** Provided entries follows **

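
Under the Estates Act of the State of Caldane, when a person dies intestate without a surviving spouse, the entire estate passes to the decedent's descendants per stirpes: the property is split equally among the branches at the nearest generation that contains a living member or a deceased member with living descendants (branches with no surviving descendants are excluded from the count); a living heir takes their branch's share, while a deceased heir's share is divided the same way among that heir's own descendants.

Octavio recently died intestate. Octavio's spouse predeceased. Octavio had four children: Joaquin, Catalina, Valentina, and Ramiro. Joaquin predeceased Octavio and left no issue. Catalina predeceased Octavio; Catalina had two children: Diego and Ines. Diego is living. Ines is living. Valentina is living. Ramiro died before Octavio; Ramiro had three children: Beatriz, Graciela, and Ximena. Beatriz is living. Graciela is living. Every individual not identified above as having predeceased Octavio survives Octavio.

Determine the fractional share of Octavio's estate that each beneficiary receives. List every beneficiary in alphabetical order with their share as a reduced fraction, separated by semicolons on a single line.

There is no surviving spouse, so the entire estate passes to Octavio's descendants per stirpes.
Joaquin left no surviving issue, so that branch lapses and is disregarded.
The estate is divided into 3 equal shares of 1/3 among Catalina, Valentina, Ramiro.
Catalina predeceased; the 1/3 allotted to Catalina's branch passes to Catalina's issue by representation.
The 1/3 is divided into 2 equal shares of 1/6 among Diego, Ines.
Diego is living and takes 1/6.
Ines is living and takes 1/6.
Valentina is living and takes 1/3.
Ramiro predeceased; the 1/3 allotted to Ramiro's branch passes to Ramiro's issue by representation.
The 1/3 is divided into 3 equal shares of 1/9 among Beatriz, Graciela, Ximena.
Beatriz is living and takes 1/9.
Graciela is living and takes 1/9.
Ximena is living and takes 1/9.

Beatriz 1/9; Diego 1/6; Graciela 1/9; Ines 1/6; Valentina 1/3; Ximena 1/9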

** End of Provided entries **

**Task to carry out:** Output the listing exactly. Leave no line out.

**Exercise output:**
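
Under the Estates Act of the State of Caldane, when a person dies intestate without a surviving spouse, the entire estate passes to the decedent's descendants per stirpes: the property is split equally among the branches at the nearest generation that contains a living member or a deceased member with living descendants (branches with no surviving descendants are excluded from the count); a living heir takes their branch's share, while a deceased heir's share is divided the same way among that heir's own descendants.

Octavio recently died intestate. Octavio's spouse predeceased. Octavio had four children: Joaquin, Catalina, Valentina, and Ramiro. Joaquin predeceased Octavio and left no issue. Catalina predeceased Octavio; Catalina had two children: Diego and Ines. Diego is living. Ines is living. Valentina is living. Ramiro died before Octavio; Ramiro had three children: Beatriz, Graciela, and Ximena. Beatriz is living. Graciela is living. Every individual not identified above as having predeceased Octavio survives Octavio.

Determine the fractional share of Octavio's estate that each beneficiary receives. List every beneficiary in alphabetical order with their share as a reduced fraction, separated by semicolons on a single line.

There is no surviving spouse, so the entire estate passes to Octavio's descendants per stirpes.
Joaquin left no surviving issue, so that branch lapses and is disregarded.
The estate is divided into 3 equal shares of 1/3 among Catalina, Valentina, Ramiro.
Catalina predeceased; the 1/3 allotted to Catalina's branch passes to Catalina's issue by representation.
The 1/3 is divided into 2 equal shares of 1/6 among Diego, Ines.
Diego is living and takes 1/6.
Ines is living and takes 1/6.
Valentina is living and takes 1/3.
Ramiro predeceased; the 1/3 allotted to Ramiro's branch passes to Ramiro's issue by representation.
The 1/3 is divided into 3 equal shares of 1/9 among Beatriz, Graciela, Ximena.
Beatriz is living and takes 1/9.
Graciela is living and takes 1/9.
Ximena is living and takes 1/9.

Beatriz 1/9; Diego 1/6; Graciela 1/9; Ines 1/6; Valentina 1/3; Ximena 1/9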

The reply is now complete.